_Problem_
Make an exact copy of every entry.

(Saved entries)
——
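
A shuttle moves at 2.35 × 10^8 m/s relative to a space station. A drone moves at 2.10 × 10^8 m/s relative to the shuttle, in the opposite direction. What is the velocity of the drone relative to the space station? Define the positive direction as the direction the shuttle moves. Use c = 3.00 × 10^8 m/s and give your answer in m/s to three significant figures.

In units of c (dividing by 3.00 × 10^8 m/s): v = 0.783, u' = -0.700.
u = (u' + v)/(1 + u'v/c²):
u = (-0.700 + 0.783) / (1 + (-0.700)·0.783) = 0.0833/0.4517 = 0.1845
(Galilean addition would give +0.083c.)
Converting back: u = 0.1845 × 3.00 × 10^8 m/s.

+5.54 × 10^7 m/s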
——
_Output_
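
A shuttle moves at 2.35 × 10^8 m/s relative to a space station. A drone moves at 2.10 × 10^8 m/s relative to the shuttle, in the opposite direction. What is the velocity of the drone relative to the space station? Define the positive direction as the direction the shuttle moves. Use c = 3.00 × 10^8 m/s and give your answer in m/s to three significant figures.

In units of c (dividing by 3.00 × 10^8 m/s): v = 0.783, u' = -0.700.
u = (u' + v)/(1 + u'v/c²):
u = (-0.700 + 0.783) / (1 + (-0.700)·0.783) = 0.0833/0.4517 = 0.1845
(Galilean addition would give +0.083c.)
Converting back: u = 0.1845 × 3.00 × 10^8 m/s.

+5.54 × 10^7 m/s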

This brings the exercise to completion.